== EXERCISE DETAILS ==
From the listing below, copy each line where "lender" occurs.

== EXTRACTED ENTRIES ==
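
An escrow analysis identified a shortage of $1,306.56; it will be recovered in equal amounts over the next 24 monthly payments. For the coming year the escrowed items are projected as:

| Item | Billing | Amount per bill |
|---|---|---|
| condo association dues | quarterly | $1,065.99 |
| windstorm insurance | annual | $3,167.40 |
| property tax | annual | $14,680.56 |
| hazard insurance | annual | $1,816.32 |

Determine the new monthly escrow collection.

Condo association dues: $1,065.99 × 4 = $4,263.96
Windstorm insurance: $3,167.40
Property tax: $14,680.56
Hazard insurance: $1,816.32
Total per year = $23,928.24
Monthly = $23,928.24 / 12 = $1,994.02
Shortage per month = $1,306.56 ÷ 24 = $54.44
New monthly escrow = $1,994.02 + $54.44 = $2,048.46

$2,048.46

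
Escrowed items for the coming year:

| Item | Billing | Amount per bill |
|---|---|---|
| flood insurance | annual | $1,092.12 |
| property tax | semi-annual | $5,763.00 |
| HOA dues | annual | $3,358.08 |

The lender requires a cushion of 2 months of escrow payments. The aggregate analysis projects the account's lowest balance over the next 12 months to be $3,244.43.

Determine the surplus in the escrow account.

$581.73

Flood insurance = $1,092.12 annually
Property tax = $5,763.00 × 2 = $11,526.00 annually
HOA dues = $3,358.08 annually
Total per year = $15,976.20
Per month = $15,976.20 ÷ 12 = $1,331.35
Required cushion = 2 × $1,331.35 = $2,662.70
Surplus = $3,244.43 − $2,662.70 = $581.73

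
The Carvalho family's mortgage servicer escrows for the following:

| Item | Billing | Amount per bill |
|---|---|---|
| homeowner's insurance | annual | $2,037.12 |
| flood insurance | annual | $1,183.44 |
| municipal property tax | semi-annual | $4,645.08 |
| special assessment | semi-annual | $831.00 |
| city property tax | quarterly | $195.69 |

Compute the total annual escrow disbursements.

$14,955.48

Homeowner's insurance: $2,037.12 per year
Flood insurance: $1,183.44 per year
Municipal property tax: $4,645.08 × 2 = $9,290.16 per year
Special assessment: $831.00 × 2 = $1,662.00 per year
City property tax: $195.69 × 4 = $782.76 per year
Yearly total = $2,037.12 + $1,183.44 + $9,290.16 + $1,662.00 + $782.76 = $14,955.48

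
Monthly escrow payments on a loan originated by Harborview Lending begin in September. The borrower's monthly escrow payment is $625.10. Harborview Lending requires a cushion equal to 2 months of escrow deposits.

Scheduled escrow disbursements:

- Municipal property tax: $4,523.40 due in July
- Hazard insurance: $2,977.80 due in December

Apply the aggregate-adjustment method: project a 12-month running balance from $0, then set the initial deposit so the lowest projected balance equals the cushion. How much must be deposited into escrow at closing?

$1,875.30

Cushion = 2 × $625.10 = $1,250.20
Trial balance (start $0, +$625.10 each month, − disbursements):
  Sep: +$625.10 → $625.10
  Oct: +$625.10 → $1,250.20
  Nov: +$625.10 → $1,875.30
  Dec: +$625.10 − $2,977.80 → -$477.40
  Jan: +$625.10 → $147.70
  Feb: +$625.10 → $772.80
  Mar: +$625.10 → $1,397.90
  Apr: +$625.10 → $2,023.00
  May: +$625.10 → $2,648.10
  Jun: +$625.10 → $3,273.20
  Jul: +$625.10 − $4,523.40 → -$625.10
  Aug: +$625.10 → $0.00
Lowest trial balance = -$625.10 (Jul)
Initial deposit = cushion − low point = $1,250.20 − (-$625.10) = $1,875.30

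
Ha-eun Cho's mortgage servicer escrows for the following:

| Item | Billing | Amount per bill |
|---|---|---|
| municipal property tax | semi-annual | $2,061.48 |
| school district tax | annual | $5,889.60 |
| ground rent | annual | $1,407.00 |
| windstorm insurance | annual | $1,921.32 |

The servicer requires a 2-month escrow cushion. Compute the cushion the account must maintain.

Municipal property tax — $2,061.48 × 2 = $4,122.96
School district tax — $5,889.60
Ground rent — $1,407.00
Windstorm insurance — $1,921.32
Total annual escrow = $4,122.96 + $5,889.60 + $1,407.00 + $1,921.32 = $13,340.88
Monthly = $13,340.88 ÷ 12 = $1,111.74
Required cushion = 2 × $1,111.74 = $2,223.48

$2,223.48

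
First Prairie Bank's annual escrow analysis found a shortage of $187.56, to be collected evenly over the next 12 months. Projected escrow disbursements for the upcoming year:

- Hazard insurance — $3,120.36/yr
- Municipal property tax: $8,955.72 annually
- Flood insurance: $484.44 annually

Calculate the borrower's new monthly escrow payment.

$1,062.34

Hazard insurance = $3,120.36
Municipal property tax = $8,955.72
Flood insurance = $484.44
Total per year = $12,560.52
Monthly = $12,560.52 / 12 = $1,046.71
Monthly shortage recovery: $187.56 ÷ 12 = $15.63
Adjusted monthly = $1,046.71 + $15.63 = $1,062.34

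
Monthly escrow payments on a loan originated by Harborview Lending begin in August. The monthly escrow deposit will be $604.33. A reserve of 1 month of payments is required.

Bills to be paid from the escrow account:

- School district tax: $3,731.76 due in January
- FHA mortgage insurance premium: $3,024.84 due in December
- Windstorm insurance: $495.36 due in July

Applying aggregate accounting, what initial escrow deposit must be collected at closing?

Cushion = 1 × $604.33 = $604.33
Trial balance (start $0, +$604.33 each month, − disbursements):
  Aug: +$604.33 → $604.33
  Sep: +$604.33 → $1,208.66
  Oct: +$604.33 → $1,812.99
  Nov: +$604.33 → $2,417.32
  Dec: +$604.33 − $3,024.84 → -$3.19
  Jan: +$604.33 − $3,731.76 → -$3,130.62
  Feb: +$604.33 → -$2,526.29
  Mar: +$604.33 → -$1,921.96
  Apr: +$604.33 → -$1,317.63
  May: +$604.33 → -$713.30
  Jun: +$604.33 → -$108.97
  Jul: +$604.33 − $495.36 → $0.00
Lowest trial balance = -$3,130.62 (Jan)
Initial deposit = cushion − low point = $604.33 − (-$3,130.62) = $3,734.95

$3,734.95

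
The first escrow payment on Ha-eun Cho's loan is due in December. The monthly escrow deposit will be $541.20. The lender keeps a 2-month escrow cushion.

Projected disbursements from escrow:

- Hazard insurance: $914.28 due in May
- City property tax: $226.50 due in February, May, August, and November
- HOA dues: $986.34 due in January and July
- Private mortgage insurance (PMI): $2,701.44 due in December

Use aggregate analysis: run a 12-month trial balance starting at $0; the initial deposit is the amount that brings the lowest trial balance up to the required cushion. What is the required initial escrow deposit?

$3,687.78

Cushion = 2 × $541.20 = $1,082.40
Trial balance (start $0, +$541.20 each month, − disbursements):
  Dec: +$541.20 − $2,701.44 → -$2,160.24
  Jan: +$541.20 − $986.34 → -$2,605.38
  Feb: +$541.20 − $226.50 → -$2,290.68
  Mar: +$541.20 → -$1,749.48
  Apr: +$541.20 → -$1,208.28
  May: +$541.20 − $1,140.78 → -$1,807.86
  Jun: +$541.20 → -$1,266.66
  Jul: +$541.20 − $986.34 → -$1,711.80
  Aug: +$541.20 − $226.50 → -$1,397.10
  Sep: +$541.20 → -$855.90
  Oct: +$541.20 → -$314.70
  Nov: +$541.20 − $226.50 → $0.00
Lowest trial balance = -$2,605.38 (Jan)
Initial deposit = cushion − low point = $1,082.40 − (-$2,605.38) = $3,687.78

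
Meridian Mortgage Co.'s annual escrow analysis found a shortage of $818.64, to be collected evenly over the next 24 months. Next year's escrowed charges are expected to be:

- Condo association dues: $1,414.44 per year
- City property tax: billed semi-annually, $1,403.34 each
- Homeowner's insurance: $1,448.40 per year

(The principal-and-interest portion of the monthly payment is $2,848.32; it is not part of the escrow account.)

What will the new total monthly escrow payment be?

$506.57

Condo association dues = $1,414.44
City property tax = $1,403.34 × 2 = $2,806.68
Homeowner's insurance = $1,448.40
Total annual escrow = $5,669.52
Per month = $5,669.52 / 12 = $472.46
Shortage spread = $818.64 ÷ 24 = $34.11/mo
Adjusted monthly = $472.46 + $34.11 = $506.57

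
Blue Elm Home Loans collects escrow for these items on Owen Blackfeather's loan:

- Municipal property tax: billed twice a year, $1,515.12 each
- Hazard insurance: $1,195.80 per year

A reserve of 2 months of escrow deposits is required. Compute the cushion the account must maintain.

Municipal property tax — $1,515.12 × 2 = $3,030.24 per year
Hazard insurance — $1,195.80 per year
Total annual escrow = $4,226.04
Monthly = $4,226.04 / 12 = $352.17
Cushion = 2 × $352.17 = $704.34

$704.34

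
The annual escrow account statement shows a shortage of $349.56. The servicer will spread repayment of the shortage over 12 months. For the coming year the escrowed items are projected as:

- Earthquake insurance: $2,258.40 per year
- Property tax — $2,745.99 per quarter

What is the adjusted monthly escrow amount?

$1,132.66

Earthquake insurance = $2,258.40 per year
Property tax = $2,745.99 × 4 = $10,983.96 per year
Total per year = $2,258.40 + $10,983.96 = $13,242.36
Per month = $13,242.36 / 12 = $1,103.53
Shortage spread = $349.56 ÷ 12 = $29.13/mo
New monthly escrow = $1,103.53 + $29.13 = $1,132.66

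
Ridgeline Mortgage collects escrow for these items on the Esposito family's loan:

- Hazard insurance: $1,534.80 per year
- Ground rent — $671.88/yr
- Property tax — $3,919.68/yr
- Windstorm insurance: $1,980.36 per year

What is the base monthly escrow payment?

Hazard insurance: $1,534.80 annually
Ground rent: $671.88 annually
Property tax: $3,919.68 annually
Windstorm insurance: $1,980.36 annually
Yearly total = $8,106.72
Base monthly escrow = $8,106.72 ÷ 12 = $675.56

$675.56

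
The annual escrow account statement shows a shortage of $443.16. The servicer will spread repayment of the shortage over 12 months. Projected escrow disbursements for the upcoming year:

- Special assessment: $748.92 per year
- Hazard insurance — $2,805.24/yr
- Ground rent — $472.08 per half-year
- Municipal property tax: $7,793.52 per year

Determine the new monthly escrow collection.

Special assessment = $748.92/yr
Hazard insurance = $2,805.24/yr
Ground rent = $472.08 × 2 = $944.16/yr
Municipal property tax = $7,793.52/yr
Total annual escrow = $12,291.84
Base monthly escrow = $12,291.84 ÷ 12 = $1,024.32
Shortage per month = $443.16 ÷ 12 = $36.93
Adjusted monthly = $1,024.32 + $36.93 = $1,061.25

$1,061.25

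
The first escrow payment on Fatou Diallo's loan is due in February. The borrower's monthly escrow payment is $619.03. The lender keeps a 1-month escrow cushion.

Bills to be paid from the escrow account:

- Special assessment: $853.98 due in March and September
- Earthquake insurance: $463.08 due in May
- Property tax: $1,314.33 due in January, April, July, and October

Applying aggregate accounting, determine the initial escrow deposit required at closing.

Cushion = 1 × $619.03 = $619.03
Trial balance (start $0, +$619.03 each month, − disbursements):
  Feb: +$619.03 → $619.03
  Mar: +$619.03 − $853.98 → $384.08
  Apr: +$619.03 − $1,314.33 → -$311.22
  May: +$619.03 − $463.08 → -$155.27
  Jun: +$619.03 → $463.76
  Jul: +$619.03 − $1,314.33 → -$231.54
  Aug: +$619.03 → $387.49
  Sep: +$619.03 − $853.98 → $152.54
  Oct: +$619.03 − $1,314.33 → -$542.76
  Nov: +$619.03 → $76.27
  Dec: +$619.03 → $695.30
  Jan: +$619.03 − $1,314.33 → $0.00
Lowest trial balance = -$542.76 (Oct)
Initial deposit = cushion − low point = $619.03 − (-$542.76) = $1,161.79

$1,161.79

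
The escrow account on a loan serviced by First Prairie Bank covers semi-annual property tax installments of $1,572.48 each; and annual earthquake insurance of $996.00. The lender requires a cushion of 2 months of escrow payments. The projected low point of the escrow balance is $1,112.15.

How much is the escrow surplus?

$421.99

Property tax — $1,572.48 × 2 = $3,144.96
Earthquake insurance — $996.00
Total per year = $4,140.96
Base monthly escrow = $4,140.96 ÷ 12 = $345.08
Cushion = 2 × $345.08 = $690.16
Surplus = $1,112.15 − $690.16 = $421.99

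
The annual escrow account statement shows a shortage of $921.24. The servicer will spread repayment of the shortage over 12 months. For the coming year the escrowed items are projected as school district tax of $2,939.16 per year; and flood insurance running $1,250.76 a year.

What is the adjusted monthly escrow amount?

$425.93

School district tax: $2,939.16
Flood insurance: $1,250.76
Combined annual = $4,189.92
Monthly = $4,189.92 / 12 = $349.16
Shortage per month = $921.24 ÷ 12 = $76.77
New monthly escrow = $349.16 + $76.77 = $425.93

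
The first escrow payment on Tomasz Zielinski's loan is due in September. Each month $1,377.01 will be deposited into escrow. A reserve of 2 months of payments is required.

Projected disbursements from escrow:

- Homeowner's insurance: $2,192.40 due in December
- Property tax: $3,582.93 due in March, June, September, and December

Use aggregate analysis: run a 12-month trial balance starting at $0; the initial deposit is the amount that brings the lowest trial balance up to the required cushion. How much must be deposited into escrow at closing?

$6,604.24

Cushion = 2 × $1,377.01 = $2,754.02
Trial balance (start $0, +$1,377.01 each month, − disbursements):
  Sep: +$1,377.01 − $3,582.93 → -$2,205.92
  Oct: +$1,377.01 → -$828.91
  Nov: +$1,377.01 → $548.10
  Dec: +$1,377.01 − $5,775.33 → -$3,850.22
  Jan: +$1,377.01 → -$2,473.21
  Feb: +$1,377.01 → -$1,096.20
  Mar: +$1,377.01 − $3,582.93 → -$3,302.12
  Apr: +$1,377.01 → -$1,925.11
  May: +$1,377.01 → -$548.10
  Jun: +$1,377.01 − $3,582.93 → -$2,754.02
  Jul: +$1,377.01 → -$1,377.01
  Aug: +$1,377.01 → $0.00
Lowest trial balance = -$3,850.22 (Dec)
Initial deposit = cushion − low point = $2,754.02 − (-$3,850.22) = $6,604.24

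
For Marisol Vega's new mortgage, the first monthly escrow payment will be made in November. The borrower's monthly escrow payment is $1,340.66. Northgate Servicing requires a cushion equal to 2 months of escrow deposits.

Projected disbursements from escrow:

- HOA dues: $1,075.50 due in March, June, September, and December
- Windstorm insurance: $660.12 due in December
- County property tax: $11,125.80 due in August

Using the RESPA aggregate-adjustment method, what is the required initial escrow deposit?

$4,287.14

Cushion = 2 × $1,340.66 = $2,681.32
Trial balance (start $0, +$1,340.66 each month, − disbursements):
  Nov: +$1,340.66 → $1,340.66
  Dec: +$1,340.66 − $1,735.62 → $945.70
  Jan: +$1,340.66 → $2,286.36
  Feb: +$1,340.66 → $3,627.02
  Mar: +$1,340.66 − $1,075.50 → $3,892.18
  Apr: +$1,340.66 → $5,232.84
  May: +$1,340.66 → $6,573.50
  Jun: +$1,340.66 − $1,075.50 → $6,838.66
  Jul: +$1,340.66 → $8,179.32
  Aug: +$1,340.66 − $11,125.80 → -$1,605.82
  Sep: +$1,340.66 − $1,075.50 → -$1,340.66
  Oct: +$1,340.66 → $0.00
Lowest trial balance = -$1,605.82 (Aug)
Initial deposit = cushion − low point = $2,681.32 − (-$1,605.82) = $4,287.14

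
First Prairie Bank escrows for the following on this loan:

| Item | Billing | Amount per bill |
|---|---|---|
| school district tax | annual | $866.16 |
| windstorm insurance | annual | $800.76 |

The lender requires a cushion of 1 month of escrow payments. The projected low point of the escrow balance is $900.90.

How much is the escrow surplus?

School district tax — $866.16
Windstorm insurance — $800.76
Annual escrow total = $866.16 + $800.76 = $1,666.92
Base monthly escrow = $1,666.92 ÷ 12 = $138.91
Cushion = 1 × $138.91 = $138.91
Surplus = $900.90 − $138.91 = $761.99

$761.99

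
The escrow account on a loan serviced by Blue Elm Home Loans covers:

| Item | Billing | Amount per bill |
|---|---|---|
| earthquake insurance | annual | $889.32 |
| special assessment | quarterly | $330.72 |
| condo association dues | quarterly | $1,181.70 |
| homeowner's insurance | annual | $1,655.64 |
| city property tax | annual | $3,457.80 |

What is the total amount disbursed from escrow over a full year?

Earthquake insurance = $889.32
Special assessment = $330.72 × 4 = $1,322.88
Condo association dues = $1,181.70 × 4 = $4,726.80
Homeowner's insurance = $1,655.64
City property tax = $3,457.80
Combined annual = $889.32 + $1,322.88 + $4,726.80 + $1,655.64 + $3,457.80 = $12,052.44

$12,052.44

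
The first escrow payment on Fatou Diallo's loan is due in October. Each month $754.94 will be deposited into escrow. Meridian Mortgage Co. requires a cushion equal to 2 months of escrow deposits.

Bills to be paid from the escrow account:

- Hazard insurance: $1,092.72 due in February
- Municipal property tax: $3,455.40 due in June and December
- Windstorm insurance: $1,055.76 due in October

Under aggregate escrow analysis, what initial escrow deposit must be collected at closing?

$3,774.70

Cushion = 2 × $754.94 = $1,509.88
Trial balance (start $0, +$754.94 each month, − disbursements):
  Oct: +$754.94 − $1,055.76 → -$300.82
  Nov: +$754.94 → $454.12
  Dec: +$754.94 − $3,455.40 → -$2,246.34
  Jan: +$754.94 → -$1,491.40
  Feb: +$754.94 − $1,092.72 → -$1,829.18
  Mar: +$754.94 → -$1,074.24
  Apr: +$754.94 → -$319.30
  May: +$754.94 → $435.64
  Jun: +$754.94 − $3,455.40 → -$2,264.82
  Jul: +$754.94 → -$1,509.88
  Aug: +$754.94 → -$754.94
  Sep: +$754.94 → $0.00
Lowest trial balance = -$2,264.82 (Jun)
Initial deposit = cushion − low point = $1,509.88 − (-$2,264.82) = $3,774.70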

== PROBLEM SOLUTION ==
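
The lender requires a cushion of 2 months of escrow payments. The aggregate analysis projects the account's lowest balance over the next 12 months to be $3,244.43.
The first escrow payment on Ha-eun Cho's loan is due in December. The monthly escrow deposit will be $541.20. The lender keeps a 2-month escrow cushion.
The first escrow payment on Fatou Diallo's loan is due in February. The borrower's monthly escrow payment is $619.03. The lender keeps a 1-month escrow cushion.
The escrow account on a loan serviced by First Prairie Bank covers semi-annual property tax installments of $1,572.48 each; and annual earthquake insurance of $996.00. The lender requires a cushion of 2 months of escrow payments. The projected low point of the escrow balance is $1,112.15.
The lender requires a cushion of 1 month of escrow payments. The projected low point of the escrow balance is $900.90.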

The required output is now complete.